WORK ITEM - Could you return every record below without changing a word?

Stored items from a collection -
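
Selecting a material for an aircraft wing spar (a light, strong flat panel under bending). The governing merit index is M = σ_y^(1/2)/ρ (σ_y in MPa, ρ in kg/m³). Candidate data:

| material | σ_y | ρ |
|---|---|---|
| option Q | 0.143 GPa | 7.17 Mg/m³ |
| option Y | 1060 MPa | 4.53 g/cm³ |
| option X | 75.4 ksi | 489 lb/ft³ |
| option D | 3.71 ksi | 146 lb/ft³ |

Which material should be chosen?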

RESPONSE AREA -
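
Selecting a material for an aircraft wing spar (a light, strong flat panel under bending). The governing merit index is M = σ_y^(1/2)/ρ (σ_y in MPa, ρ in kg/m³). Candidate data:

| material | σ_y | ρ |
|---|---|---|
| option Q | 0.143 GPa | 7.17 Mg/m³ |
| option Y | 1060 MPa | 4.53 g/cm³ |
| option X | 75.4 ksi | 489 lb/ft³ |
| option D | 3.71 ksi | 146 lb/ft³ |

Which material should be chosen?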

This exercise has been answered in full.